The reply to the records below should contain exactly the lines from the line with "Consider the periodic" through the line with "Define g with period 4", and nothing besides.
Segment Start: Supplied data
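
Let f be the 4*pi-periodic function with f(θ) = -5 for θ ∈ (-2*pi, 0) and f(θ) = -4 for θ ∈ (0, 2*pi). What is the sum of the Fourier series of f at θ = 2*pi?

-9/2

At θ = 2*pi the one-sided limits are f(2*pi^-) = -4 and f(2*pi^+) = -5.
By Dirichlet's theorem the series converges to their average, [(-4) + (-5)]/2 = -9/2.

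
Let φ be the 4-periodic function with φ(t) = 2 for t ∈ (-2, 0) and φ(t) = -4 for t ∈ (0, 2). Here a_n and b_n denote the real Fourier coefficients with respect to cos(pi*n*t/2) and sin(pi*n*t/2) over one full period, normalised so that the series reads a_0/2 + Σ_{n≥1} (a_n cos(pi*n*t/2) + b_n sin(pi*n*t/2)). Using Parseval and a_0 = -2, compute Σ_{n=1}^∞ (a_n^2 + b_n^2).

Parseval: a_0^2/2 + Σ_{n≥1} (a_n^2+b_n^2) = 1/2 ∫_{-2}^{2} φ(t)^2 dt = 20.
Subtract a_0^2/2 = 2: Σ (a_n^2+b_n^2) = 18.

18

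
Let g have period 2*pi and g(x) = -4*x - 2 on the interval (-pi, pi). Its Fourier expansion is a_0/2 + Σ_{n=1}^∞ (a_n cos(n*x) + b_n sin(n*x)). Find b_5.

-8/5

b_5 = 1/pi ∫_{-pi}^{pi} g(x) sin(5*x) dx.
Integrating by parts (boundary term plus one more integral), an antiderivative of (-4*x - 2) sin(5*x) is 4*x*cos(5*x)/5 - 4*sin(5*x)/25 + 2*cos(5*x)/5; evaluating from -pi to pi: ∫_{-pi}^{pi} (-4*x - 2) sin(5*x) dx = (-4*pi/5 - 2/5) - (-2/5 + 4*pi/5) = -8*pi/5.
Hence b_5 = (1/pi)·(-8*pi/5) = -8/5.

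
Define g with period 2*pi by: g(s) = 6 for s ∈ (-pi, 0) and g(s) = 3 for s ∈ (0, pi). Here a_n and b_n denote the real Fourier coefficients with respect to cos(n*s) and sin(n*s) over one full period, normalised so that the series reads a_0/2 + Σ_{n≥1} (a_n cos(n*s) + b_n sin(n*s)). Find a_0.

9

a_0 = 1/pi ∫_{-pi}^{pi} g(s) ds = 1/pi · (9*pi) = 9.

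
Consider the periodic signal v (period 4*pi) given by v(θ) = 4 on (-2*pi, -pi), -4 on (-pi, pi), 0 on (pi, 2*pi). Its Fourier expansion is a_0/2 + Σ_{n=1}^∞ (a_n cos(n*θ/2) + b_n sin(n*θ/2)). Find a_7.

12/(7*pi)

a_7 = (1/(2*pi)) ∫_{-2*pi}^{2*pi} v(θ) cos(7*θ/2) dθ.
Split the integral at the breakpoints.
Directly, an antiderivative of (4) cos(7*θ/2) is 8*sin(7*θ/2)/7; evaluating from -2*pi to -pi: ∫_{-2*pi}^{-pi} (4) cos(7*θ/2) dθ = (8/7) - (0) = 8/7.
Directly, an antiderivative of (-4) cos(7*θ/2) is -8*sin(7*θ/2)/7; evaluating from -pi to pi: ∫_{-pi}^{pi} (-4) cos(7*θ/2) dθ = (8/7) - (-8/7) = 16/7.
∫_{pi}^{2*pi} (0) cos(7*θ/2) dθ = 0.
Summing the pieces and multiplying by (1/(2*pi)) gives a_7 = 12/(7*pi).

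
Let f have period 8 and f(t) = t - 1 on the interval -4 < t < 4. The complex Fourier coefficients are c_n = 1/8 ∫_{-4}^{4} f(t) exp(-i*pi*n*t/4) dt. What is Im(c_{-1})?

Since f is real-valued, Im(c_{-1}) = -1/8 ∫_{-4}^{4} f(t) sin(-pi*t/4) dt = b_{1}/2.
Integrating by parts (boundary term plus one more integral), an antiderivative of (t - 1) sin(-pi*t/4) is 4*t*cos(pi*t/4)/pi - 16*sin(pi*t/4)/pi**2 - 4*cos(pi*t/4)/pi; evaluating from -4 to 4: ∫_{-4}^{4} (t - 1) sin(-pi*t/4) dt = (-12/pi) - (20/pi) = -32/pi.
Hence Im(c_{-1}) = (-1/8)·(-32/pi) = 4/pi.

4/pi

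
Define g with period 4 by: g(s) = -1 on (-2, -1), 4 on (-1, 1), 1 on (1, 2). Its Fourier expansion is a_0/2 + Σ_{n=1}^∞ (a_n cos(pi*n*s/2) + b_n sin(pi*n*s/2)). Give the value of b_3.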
Segment End: Supplied data
Segment Start: Supplied data
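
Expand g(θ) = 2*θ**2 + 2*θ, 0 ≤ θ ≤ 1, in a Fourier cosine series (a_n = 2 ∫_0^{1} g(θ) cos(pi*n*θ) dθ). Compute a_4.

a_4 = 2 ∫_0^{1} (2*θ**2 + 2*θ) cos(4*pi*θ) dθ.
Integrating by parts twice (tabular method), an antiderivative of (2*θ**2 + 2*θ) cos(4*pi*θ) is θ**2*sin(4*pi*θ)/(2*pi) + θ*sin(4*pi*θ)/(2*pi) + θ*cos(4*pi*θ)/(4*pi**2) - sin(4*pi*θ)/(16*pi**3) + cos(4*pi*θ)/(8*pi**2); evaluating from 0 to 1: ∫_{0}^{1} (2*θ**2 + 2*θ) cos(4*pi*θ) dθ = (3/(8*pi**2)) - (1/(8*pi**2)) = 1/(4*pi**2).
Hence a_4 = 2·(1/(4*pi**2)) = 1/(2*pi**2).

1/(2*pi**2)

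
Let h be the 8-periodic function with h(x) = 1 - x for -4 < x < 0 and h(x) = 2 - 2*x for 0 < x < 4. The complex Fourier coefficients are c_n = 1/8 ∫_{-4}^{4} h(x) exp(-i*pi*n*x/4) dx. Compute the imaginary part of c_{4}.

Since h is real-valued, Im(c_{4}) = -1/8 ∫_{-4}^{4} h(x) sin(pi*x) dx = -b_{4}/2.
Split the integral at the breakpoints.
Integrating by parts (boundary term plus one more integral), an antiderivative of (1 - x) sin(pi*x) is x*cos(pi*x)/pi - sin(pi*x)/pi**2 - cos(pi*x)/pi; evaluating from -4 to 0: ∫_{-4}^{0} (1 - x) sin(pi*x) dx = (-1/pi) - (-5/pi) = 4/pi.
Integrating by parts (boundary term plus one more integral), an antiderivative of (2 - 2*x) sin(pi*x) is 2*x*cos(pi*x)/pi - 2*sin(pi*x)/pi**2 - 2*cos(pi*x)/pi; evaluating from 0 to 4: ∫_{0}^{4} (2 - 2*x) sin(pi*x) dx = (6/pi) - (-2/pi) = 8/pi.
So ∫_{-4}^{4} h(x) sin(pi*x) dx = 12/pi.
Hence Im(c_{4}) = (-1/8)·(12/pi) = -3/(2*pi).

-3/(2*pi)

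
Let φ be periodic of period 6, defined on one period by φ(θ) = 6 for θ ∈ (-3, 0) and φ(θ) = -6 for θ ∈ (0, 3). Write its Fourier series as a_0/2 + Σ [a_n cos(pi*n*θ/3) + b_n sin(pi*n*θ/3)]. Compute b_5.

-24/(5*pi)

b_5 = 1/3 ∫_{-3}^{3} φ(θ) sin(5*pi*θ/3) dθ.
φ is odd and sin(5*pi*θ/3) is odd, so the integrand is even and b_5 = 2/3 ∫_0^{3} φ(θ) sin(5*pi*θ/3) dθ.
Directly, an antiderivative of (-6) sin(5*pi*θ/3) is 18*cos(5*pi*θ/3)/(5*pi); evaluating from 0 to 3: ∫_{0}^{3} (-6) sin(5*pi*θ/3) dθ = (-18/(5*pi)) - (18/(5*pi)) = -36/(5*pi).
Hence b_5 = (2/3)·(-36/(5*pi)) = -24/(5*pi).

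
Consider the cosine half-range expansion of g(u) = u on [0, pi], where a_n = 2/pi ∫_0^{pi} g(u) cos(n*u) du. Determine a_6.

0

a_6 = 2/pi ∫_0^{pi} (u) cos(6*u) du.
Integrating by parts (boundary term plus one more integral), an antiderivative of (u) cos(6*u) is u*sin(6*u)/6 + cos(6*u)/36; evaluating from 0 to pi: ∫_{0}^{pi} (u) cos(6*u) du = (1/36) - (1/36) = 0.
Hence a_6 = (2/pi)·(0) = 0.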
Segment End: Supplied data
Written answer.
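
Consider the periodic signal v (period 4*pi) given by v(θ) = 4 on (-2*pi, -pi), -4 on (-pi, pi), 0 on (pi, 2*pi). Its Fourier expansion is a_0/2 + Σ_{n=1}^∞ (a_n cos(n*θ/2) + b_n sin(n*θ/2)). Find a_7.

12/(7*pi)

a_7 = (1/(2*pi)) ∫_{-2*pi}^{2*pi} v(θ) cos(7*θ/2) dθ.
Split the integral at the breakpoints.
Directly, an antiderivative of (4) cos(7*θ/2) is 8*sin(7*θ/2)/7; evaluating from -2*pi to -pi: ∫_{-2*pi}^{-pi} (4) cos(7*θ/2) dθ = (8/7) - (0) = 8/7.
Directly, an antiderivative of (-4) cos(7*θ/2) is -8*sin(7*θ/2)/7; evaluating from -pi to pi: ∫_{-pi}^{pi} (-4) cos(7*θ/2) dθ = (8/7) - (-8/7) = 16/7.
∫_{pi}^{2*pi} (0) cos(7*θ/2) dθ = 0.
Summing the pieces and multiplying by (1/(2*pi)) gives a_7 = 12/(7*pi).

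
Let f have period 8 and f(t) = t - 1 on the interval -4 < t < 4. The complex Fourier coefficients are c_n = 1/8 ∫_{-4}^{4} f(t) exp(-i*pi*n*t/4) dt. What is Im(c_{-1})?

Since f is real-valued, Im(c_{-1}) = -1/8 ∫_{-4}^{4} f(t) sin(-pi*t/4) dt = b_{1}/2.
Integrating by parts (boundary term plus one more integral), an antiderivative of (t - 1) sin(-pi*t/4) is 4*t*cos(pi*t/4)/pi - 16*sin(pi*t/4)/pi**2 - 4*cos(pi*t/4)/pi; evaluating from -4 to 4: ∫_{-4}^{4} (t - 1) sin(-pi*t/4) dt = (-12/pi) - (20/pi) = -32/pi.
Hence Im(c_{-1}) = (-1/8)·(-32/pi) = 4/pi.

4/pi

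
Define g with period 4 by: g(s) = -1 on (-2, -1), 4 on (-1, 1), 1 on (1, 2). Its Fourier expansion is a_0/2 + Σ_{n=1}^∞ (a_n cos(pi*n*s/2) + b_n sin(pi*n*s/2)). Give the value of b_3.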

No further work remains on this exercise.